## INPUT RECORDS:
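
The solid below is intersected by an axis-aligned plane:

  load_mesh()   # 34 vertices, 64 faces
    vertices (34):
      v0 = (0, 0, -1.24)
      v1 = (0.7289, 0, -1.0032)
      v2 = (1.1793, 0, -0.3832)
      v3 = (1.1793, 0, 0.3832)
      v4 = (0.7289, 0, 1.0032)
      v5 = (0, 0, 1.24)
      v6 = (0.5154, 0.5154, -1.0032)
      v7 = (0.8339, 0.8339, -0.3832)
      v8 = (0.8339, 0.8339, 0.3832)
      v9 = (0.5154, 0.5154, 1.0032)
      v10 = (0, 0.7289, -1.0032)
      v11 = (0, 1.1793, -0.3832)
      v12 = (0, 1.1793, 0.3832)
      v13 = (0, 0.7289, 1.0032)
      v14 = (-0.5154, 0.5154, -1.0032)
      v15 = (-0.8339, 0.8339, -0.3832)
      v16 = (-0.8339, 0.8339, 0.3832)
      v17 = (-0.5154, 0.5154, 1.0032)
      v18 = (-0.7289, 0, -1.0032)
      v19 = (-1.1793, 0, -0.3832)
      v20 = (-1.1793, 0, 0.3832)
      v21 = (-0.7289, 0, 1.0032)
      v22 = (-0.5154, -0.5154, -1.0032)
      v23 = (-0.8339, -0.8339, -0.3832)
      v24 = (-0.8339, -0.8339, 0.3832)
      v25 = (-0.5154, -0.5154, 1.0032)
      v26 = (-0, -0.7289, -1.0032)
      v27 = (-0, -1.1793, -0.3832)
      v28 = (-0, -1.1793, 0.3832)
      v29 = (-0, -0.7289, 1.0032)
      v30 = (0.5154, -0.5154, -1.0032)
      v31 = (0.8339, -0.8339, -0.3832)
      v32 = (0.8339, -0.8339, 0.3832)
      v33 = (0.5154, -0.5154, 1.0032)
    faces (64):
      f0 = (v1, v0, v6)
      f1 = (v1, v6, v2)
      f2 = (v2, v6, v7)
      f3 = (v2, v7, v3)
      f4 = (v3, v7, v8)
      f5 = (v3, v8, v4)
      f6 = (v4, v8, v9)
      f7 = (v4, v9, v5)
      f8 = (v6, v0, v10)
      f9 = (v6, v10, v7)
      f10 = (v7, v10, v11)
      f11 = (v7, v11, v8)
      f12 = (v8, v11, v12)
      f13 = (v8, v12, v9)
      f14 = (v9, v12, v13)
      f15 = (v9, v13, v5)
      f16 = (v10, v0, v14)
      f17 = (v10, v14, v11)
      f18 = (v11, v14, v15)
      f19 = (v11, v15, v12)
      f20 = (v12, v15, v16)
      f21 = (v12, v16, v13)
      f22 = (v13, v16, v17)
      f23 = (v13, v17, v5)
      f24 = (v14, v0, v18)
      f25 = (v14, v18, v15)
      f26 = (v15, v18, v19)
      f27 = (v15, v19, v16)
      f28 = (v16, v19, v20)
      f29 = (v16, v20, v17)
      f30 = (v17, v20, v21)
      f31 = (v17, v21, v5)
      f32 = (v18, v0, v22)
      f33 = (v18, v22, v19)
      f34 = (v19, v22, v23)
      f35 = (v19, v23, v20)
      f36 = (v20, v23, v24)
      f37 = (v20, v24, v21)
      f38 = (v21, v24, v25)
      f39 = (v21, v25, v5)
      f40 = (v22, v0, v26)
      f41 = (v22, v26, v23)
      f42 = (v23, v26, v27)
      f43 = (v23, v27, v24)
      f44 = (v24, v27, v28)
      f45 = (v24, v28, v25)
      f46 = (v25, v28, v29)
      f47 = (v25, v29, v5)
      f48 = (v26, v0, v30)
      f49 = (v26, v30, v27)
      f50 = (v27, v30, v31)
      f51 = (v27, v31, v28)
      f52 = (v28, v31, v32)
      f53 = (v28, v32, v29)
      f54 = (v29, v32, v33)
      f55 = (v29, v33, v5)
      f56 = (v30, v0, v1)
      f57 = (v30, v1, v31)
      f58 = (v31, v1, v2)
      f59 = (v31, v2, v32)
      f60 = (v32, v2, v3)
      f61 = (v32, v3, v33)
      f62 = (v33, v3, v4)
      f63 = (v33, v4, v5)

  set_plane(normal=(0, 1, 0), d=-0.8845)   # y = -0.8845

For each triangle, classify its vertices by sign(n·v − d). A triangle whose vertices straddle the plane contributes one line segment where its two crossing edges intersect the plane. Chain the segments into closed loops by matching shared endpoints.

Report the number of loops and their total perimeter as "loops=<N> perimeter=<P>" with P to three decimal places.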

## PROBLEM DETAILS:
Word for word, restate the lines of the listing above starting at the line with "f57 = (v30, v1, v31)" and ending at the line with "For each triangle, classify", and nothing outside them.

## EXERCISE RESULT:
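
      f57 = (v30, v1, v31)
      f58 = (v31, v1, v2)
      f59 = (v31, v2, v32)
      f60 = (v32, v2, v3)
      f61 = (v32, v3, v33)
      f62 = (v33, v3, v4)
      f63 = (v33, v4, v5)

  set_plane(normal=(0, 1, 0), d=-0.8845)   # y = -0.8845

For each triangle, classify its vertices by sign(n·v − d). A triangle whose vertices straddle the plane contributes one line segment where its two crossing edges intersect the plane. Chain the segments into closed loops by matching shared endpoints.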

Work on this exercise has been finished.